#### [Task details]
Count the lines in the entries that contain "units". Say the number and nothing more.

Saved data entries
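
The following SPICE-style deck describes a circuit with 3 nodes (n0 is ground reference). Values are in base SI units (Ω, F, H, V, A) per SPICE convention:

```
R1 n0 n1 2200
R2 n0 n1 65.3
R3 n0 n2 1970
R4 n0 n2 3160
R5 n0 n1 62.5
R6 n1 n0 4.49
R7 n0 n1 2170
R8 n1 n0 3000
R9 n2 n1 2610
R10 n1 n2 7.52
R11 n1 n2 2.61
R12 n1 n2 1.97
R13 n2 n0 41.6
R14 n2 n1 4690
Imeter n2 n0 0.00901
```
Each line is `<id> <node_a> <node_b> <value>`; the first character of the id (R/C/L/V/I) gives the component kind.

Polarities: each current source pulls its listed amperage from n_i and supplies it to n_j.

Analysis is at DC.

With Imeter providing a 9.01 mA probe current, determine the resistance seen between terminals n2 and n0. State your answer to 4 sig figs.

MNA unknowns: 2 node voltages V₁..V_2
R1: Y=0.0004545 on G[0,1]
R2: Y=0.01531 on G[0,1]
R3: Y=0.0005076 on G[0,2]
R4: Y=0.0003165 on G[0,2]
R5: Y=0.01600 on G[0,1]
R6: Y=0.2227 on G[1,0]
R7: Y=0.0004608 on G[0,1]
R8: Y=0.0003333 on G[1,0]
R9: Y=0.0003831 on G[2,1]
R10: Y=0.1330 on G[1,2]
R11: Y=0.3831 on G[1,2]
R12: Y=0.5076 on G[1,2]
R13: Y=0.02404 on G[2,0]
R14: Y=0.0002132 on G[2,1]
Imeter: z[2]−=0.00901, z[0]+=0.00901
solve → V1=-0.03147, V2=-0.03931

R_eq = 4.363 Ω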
* * *
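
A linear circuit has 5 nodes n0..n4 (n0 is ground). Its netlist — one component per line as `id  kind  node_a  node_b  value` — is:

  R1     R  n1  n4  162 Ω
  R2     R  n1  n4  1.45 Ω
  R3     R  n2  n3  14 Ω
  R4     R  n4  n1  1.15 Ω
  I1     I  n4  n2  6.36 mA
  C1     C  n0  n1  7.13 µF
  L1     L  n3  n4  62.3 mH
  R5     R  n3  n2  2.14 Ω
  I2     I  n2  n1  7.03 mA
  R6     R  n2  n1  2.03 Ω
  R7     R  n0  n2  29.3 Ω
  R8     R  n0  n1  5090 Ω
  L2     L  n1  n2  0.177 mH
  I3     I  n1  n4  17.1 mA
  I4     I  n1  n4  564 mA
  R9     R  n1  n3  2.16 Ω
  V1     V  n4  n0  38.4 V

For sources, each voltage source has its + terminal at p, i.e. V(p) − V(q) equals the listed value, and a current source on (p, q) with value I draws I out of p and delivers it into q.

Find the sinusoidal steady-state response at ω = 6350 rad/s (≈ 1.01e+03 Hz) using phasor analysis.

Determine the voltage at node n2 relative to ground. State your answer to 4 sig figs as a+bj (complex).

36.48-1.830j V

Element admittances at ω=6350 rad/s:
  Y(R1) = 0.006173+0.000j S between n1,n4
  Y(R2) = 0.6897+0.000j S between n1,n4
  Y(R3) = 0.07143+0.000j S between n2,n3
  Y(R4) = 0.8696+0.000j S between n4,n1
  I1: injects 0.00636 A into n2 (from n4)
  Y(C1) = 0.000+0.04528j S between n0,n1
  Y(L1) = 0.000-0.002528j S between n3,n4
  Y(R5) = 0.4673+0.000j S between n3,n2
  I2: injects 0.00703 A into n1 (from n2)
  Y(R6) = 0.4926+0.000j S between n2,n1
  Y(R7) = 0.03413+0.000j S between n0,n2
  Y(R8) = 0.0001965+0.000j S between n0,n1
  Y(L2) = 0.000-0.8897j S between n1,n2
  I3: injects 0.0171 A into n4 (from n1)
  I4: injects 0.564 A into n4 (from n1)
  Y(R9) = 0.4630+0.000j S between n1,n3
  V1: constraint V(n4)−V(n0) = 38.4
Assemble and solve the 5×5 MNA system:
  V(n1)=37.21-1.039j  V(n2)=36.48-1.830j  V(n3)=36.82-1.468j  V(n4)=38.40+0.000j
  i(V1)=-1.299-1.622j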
--
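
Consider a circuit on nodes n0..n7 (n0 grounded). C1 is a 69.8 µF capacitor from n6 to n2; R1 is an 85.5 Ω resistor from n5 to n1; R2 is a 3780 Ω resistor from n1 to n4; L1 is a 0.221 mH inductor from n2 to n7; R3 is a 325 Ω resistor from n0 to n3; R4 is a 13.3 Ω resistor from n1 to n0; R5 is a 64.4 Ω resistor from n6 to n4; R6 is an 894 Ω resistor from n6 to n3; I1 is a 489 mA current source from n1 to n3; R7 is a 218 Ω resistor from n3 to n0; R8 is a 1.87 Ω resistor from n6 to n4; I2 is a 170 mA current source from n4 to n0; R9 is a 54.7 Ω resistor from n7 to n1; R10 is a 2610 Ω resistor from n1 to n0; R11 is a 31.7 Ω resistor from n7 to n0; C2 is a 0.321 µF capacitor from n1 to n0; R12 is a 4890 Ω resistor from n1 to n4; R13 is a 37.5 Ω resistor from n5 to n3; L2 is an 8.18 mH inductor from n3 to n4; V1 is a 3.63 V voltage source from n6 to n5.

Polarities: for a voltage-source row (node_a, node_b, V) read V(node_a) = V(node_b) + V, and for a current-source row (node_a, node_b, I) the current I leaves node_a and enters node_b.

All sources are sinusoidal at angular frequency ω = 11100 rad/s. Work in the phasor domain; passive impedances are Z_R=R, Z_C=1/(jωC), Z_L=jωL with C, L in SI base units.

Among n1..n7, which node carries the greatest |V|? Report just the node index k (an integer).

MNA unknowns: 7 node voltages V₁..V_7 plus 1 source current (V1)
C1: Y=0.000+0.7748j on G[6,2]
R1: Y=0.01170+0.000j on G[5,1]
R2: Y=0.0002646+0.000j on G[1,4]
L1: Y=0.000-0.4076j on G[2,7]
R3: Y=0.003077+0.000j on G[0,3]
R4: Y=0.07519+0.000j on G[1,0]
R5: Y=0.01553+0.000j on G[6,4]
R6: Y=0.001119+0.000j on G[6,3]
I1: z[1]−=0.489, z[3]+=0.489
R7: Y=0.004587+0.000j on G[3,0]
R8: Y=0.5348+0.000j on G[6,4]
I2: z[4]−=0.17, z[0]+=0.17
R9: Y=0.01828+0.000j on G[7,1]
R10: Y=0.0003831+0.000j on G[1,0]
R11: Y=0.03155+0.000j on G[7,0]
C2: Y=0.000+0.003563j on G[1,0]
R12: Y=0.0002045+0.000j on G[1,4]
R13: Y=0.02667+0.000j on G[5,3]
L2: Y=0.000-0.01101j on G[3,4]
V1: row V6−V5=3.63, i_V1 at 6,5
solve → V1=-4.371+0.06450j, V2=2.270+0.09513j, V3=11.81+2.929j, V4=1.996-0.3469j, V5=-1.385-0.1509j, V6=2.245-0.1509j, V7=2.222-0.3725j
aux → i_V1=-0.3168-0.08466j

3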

#### [Output below]
2